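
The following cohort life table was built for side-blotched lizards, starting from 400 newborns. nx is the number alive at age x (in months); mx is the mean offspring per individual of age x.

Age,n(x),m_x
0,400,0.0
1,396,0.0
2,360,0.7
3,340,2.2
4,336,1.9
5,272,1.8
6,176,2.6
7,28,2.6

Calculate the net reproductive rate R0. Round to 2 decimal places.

lx = nx/n0 = nx/400: 1, 0.99, 0.9, 0.85, 0.84, 0.68, 0.44, 0.07
lx·mx by age: 0, 0, 0.63, 1.87, 1.596, 1.224, 1.144, 0.182
R0 = Σ lx·mx = 6.646 → 6.65

6.65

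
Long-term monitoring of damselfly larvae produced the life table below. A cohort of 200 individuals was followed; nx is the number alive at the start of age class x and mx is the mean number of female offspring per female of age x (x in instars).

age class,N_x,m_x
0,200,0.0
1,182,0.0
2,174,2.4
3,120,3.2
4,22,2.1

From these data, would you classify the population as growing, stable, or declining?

growing

lx = nx/n0 = nx/200: 1, 0.91, 0.87, 0.6, 0.11
R0 = Σ lx·mx = 0 + 0 + 2.088 + 1.92 + 0.231 = 4.239
R0 > 1, so the population is growing.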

Work required: Only the lines from the one holding "age class,N_x,m_x" to the end of the entries above belong in the answer, each copied exactly.

Exercise result:
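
age class,N_x,m_x
0,200,0.0
1,182,0.0
2,174,2.4
3,120,3.2
4,22,2.1

From these data, would you classify the population as growing, stable, or declining?

growing

lx = nx/n0 = nx/200: 1, 0.91, 0.87, 0.6, 0.11
R0 = Σ lx·mx = 0 + 0 + 2.088 + 1.92 + 0.231 = 4.239
R0 > 1, so the population is growing.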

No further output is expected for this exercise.